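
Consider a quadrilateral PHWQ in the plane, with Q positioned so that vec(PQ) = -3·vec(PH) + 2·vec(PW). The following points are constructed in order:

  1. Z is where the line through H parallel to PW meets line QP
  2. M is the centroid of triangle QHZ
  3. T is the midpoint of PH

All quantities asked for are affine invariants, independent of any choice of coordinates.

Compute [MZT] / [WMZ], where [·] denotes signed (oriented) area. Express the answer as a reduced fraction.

Choose coordinates P = (0, 0), H = (1, 0), W = (0, 1), Q = (-3, 2).
1. Z is where the line through H parallel to PW meets line QP ⇒ Z = (1, -2/3)
2. M is the centroid of triangle QHZ ⇒ M = (-1/3, 4/9)
3. T is the midpoint of PH ⇒ T = (1/2, 0)
2·[MZT] = 1/3, 2·[WMZ] = 10/9
[MZT]:[WMZ] = 1/3:10/9 = 3/10

[MZT]:[WMZ] = 3/10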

--*--

> _Exercise instructions_
Give again, word for word, every line from the one holding "All quantities asked" to the end of the data.

> _Completed exercise_
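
All quantities asked for are affine invariants, independent of any choice of coordinates.

Compute [MZT] / [WMZ], where [·] denotes signed (oriented) area. Express the answer as a reduced fraction.

Choose coordinates P = (0, 0), H = (1, 0), W = (0, 1), Q = (-3, 2).
1. Z is where the line through H parallel to PW meets line QP ⇒ Z = (1, -2/3)
2. M is the centroid of triangle QHZ ⇒ M = (-1/3, 4/9)
3. T is the midpoint of PH ⇒ T = (1/2, 0)
2·[MZT] = 1/3, 2·[WMZ] = 10/9
[MZT]:[WMZ] = 1/3:10/9 = 3/10

[MZT]:[WMZ] = 3/10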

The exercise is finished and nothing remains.